> Task input:
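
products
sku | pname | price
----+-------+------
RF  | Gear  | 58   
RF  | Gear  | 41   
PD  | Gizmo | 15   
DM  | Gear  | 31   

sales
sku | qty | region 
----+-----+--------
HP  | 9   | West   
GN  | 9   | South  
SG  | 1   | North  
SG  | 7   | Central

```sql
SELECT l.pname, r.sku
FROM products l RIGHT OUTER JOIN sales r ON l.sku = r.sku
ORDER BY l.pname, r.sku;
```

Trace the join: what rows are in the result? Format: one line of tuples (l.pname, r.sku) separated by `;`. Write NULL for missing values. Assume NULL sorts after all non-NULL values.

(NULL, GN); (NULL, HP); (NULL, SG); (NULL, SG)

RIGHT JOIN keeps every row from `sales`; unmatched rows get NULL for `products`'s columns.
Matching on l.sku = r.sku.
- l row (sku=RF): no match.
- l row (sku=RF): no match.
- l row (sku=PD): no match.
- l row (sku=DM): no match.
- 4 row(s) from r found no l partner → padded with NULL.
After projecting and ordering:
l.pname | r.sku
NULL | GN
NULL | HP
NULL | SG
NULL | SG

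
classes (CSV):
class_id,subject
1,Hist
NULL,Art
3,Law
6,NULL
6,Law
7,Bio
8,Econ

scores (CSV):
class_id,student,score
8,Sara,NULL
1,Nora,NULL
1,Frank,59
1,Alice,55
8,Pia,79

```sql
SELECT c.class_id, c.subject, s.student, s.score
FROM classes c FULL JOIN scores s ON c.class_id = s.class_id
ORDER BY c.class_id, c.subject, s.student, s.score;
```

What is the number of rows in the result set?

FULL OUTER JOIN keeps every row from both sides; unmatched rows get NULL for the other side's columns.
Matching on c.class_id = s.class_id. A NULL in a compared column never satisfies the condition.
- c row (class_id=1): matches 3 s row(s) → 3 output row(s).
- c row (class_id=NULL): no match → kept, s columns NULL.
- c row (class_id=3): no match → kept, s columns NULL.
- c row (class_id=6): no match → kept, s columns NULL.
- c row (class_id=6): no match → kept, s columns NULL.
- c row (class_id=7): no match → kept, s columns NULL.
- c row (class_id=8): matches 2 s row(s) → 2 output row(s).
Total: 5 matched + 5 padded = 10 rows.

10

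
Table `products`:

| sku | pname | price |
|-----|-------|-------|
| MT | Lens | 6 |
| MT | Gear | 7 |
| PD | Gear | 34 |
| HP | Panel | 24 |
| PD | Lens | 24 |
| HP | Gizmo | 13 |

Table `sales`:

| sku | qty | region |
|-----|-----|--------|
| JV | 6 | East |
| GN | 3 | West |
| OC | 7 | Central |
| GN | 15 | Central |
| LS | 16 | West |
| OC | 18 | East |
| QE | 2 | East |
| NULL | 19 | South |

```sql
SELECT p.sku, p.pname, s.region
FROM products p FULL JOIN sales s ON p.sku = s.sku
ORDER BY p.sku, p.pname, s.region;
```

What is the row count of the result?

FULL OUTER JOIN keeps every row from both sides; unmatched rows get NULL for the other side's columns.
Matching on p.sku = s.sku. A NULL in a compared column never satisfies the condition.
- sku=MT: no s row matches, row kept with s columns NULL.
- sku=MT: no s row matches, row kept with s columns NULL.
- sku=PD: no s row matches, row kept with s columns NULL.
- sku=HP: no s row matches, row kept with s columns NULL.
- sku=PD: no s row matches, row kept with s columns NULL.
- sku=HP: no s row matches, row kept with s columns NULL.
- plus 8 unmatched s row(s), each kept with NULL p columns.
Total: 0 matched + 14 padded = 14 rows.

14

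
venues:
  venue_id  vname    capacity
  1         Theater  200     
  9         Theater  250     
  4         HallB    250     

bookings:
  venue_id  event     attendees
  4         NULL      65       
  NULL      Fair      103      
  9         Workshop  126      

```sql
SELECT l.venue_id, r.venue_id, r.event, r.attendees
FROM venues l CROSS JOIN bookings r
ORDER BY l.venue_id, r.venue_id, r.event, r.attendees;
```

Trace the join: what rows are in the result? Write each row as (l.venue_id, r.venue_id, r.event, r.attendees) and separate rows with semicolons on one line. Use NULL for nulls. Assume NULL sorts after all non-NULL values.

CROSS JOIN pairs every row of `venues` with every row of `bookings`: 3 × 3 = 9 rows.
After projecting and ordering:
l.venue_id | r.venue_id | r.event | r.attendees
1 | 4 | NULL | 65
1 | 9 | Workshop | 126
1 | NULL | Fair | 103
4 | 4 | NULL | 65
4 | 9 | Workshop | 126
4 | NULL | Fair | 103
9 | 4 | NULL | 65
9 | 9 | Workshop | 126
9 | NULL | Fair | 103

(1, 4, NULL, 65); (1, 9, Workshop, 126); (1, NULL, Fair, 103); (4, 4, NULL, 65); (4, 9, Workshop, 126); (4, NULL, Fair, 103); (9, 4, NULL, 65); (9, 9, Workshop, 126); (9, NULL, Fair, 103)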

> Task prompt:
Give back the listing exactly.

> Solved problem:
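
products
sku | pname | price
----+-------+------
RF  | Gear  | 58   
RF  | Gear  | 41   
PD  | Gizmo | 15   
DM  | Gear  | 31   

sales
sku | qty | region 
----+-----+--------
HP  | 9   | West   
GN  | 9   | South  
SG  | 1   | North  
SG  | 7   | Central

```sql
SELECT l.pname, r.sku
FROM products l RIGHT OUTER JOIN sales r ON l.sku = r.sku
ORDER BY l.pname, r.sku;
```

Trace the join: what rows are in the result? Format: one line of tuples (l.pname, r.sku) separated by `;`. Write NULL for missing values. Assume NULL sorts after all non-NULL values.

(NULL, GN); (NULL, HP); (NULL, SG); (NULL, SG)

RIGHT JOIN keeps every row from `sales`; unmatched rows get NULL for `products`'s columns.
Matching on l.sku = r.sku.
- l row (sku=RF): no match.
- l row (sku=RF): no match.
- l row (sku=PD): no match.
- l row (sku=DM): no match.
- 4 row(s) from r found no l partner → padded with NULL.
After projecting and ordering:
l.pname | r.sku
NULL | GN
NULL | HP
NULL | SG
NULL | SG

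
classes (CSV):
class_id,subject
1,Hist
NULL,Art
3,Law
6,NULL
6,Law
7,Bio
8,Econ

scores (CSV):
class_id,student,score
8,Sara,NULL
1,Nora,NULL
1,Frank,59
1,Alice,55
8,Pia,79

```sql
SELECT c.class_id, c.subject, s.student, s.score
FROM classes c FULL JOIN scores s ON c.class_id = s.class_id
ORDER BY c.class_id, c.subject, s.student, s.score;
```

What is the number of rows in the result set?

FULL OUTER JOIN keeps every row from both sides; unmatched rows get NULL for the other side's columns.
Matching on c.class_id = s.class_id. A NULL in a compared column never satisfies the condition.
- c row (class_id=1): matches 3 s row(s) → 3 output row(s).
- c row (class_id=NULL): no match → kept, s columns NULL.
- c row (class_id=3): no match → kept, s columns NULL.
- c row (class_id=6): no match → kept, s columns NULL.
- c row (class_id=6): no match → kept, s columns NULL.
- c row (class_id=7): no match → kept, s columns NULL.
- c row (class_id=8): matches 2 s row(s) → 2 output row(s).
Total: 5 matched + 5 padded = 10 rows.

10

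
Table `products`:

| sku | pname | price |
|-----|-------|-------|
| MT | Lens | 6 |
| MT | Gear | 7 |
| PD | Gear | 34 |
| HP | Panel | 24 |
| PD | Lens | 24 |
| HP | Gizmo | 13 |

Table `sales`:

| sku | qty | region |
|-----|-----|--------|
| JV | 6 | East |
| GN | 3 | West |
| OC | 7 | Central |
| GN | 15 | Central |
| LS | 16 | West |
| OC | 18 | East |
| QE | 2 | East |
| NULL | 19 | South |

```sql
SELECT p.sku, p.pname, s.region
FROM products p FULL JOIN sales s ON p.sku = s.sku
ORDER BY p.sku, p.pname, s.region;
```

What is the row count of the result?

FULL OUTER JOIN keeps every row from both sides; unmatched rows get NULL for the other side's columns.
Matching on p.sku = s.sku. A NULL in a compared column never satisfies the condition.
- sku=MT: no s row matches, row kept with s columns NULL.
- sku=MT: no s row matches, row kept with s columns NULL.
- sku=PD: no s row matches, row kept with s columns NULL.
- sku=HP: no s row matches, row kept with s columns NULL.
- sku=PD: no s row matches, row kept with s columns NULL.
- sku=HP: no s row matches, row kept with s columns NULL.
- plus 8 unmatched s row(s), each kept with NULL p columns.
Total: 0 matched + 14 padded = 14 rows.

14

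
venues:
  venue_id  vname    capacity
  1         Theater  200     
  9         Theater  250     
  4         HallB    250     

bookings:
  venue_id  event     attendees
  4         NULL      65       
  NULL      Fair      103      
  9         Workshop  126      

```sql
SELECT l.venue_id, r.venue_id, r.event, r.attendees
FROM venues l CROSS JOIN bookings r
ORDER BY l.venue_id, r.venue_id, r.event, r.attendees;
```

Trace the join: what rows are in the result? Write each row as (l.venue_id, r.venue_id, r.event, r.attendees) and separate rows with semicolons on one line. Use NULL for nulls. Assume NULL sorts after all non-NULL values.

CROSS JOIN pairs every row of `venues` with every row of `bookings`: 3 × 3 = 9 rows.
After projecting and ordering:
l.venue_id | r.venue_id | r.event | r.attendees
1 | 4 | NULL | 65
1 | 9 | Workshop | 126
1 | NULL | Fair | 103
4 | 4 | NULL | 65
4 | 9 | Workshop | 126
4 | NULL | Fair | 103
9 | 4 | NULL | 65
9 | 9 | Workshop | 126
9 | NULL | Fair | 103

(1, 4, NULL, 65); (1, 9, Workshop, 126); (1, NULL, Fair, 103); (4, 4, NULL, 65); (4, 9, Workshop, 126); (4, NULL, Fair, 103); (9, 4, NULL, 65); (9, 9, Workshop, 126); (9, NULL, Fair, 103)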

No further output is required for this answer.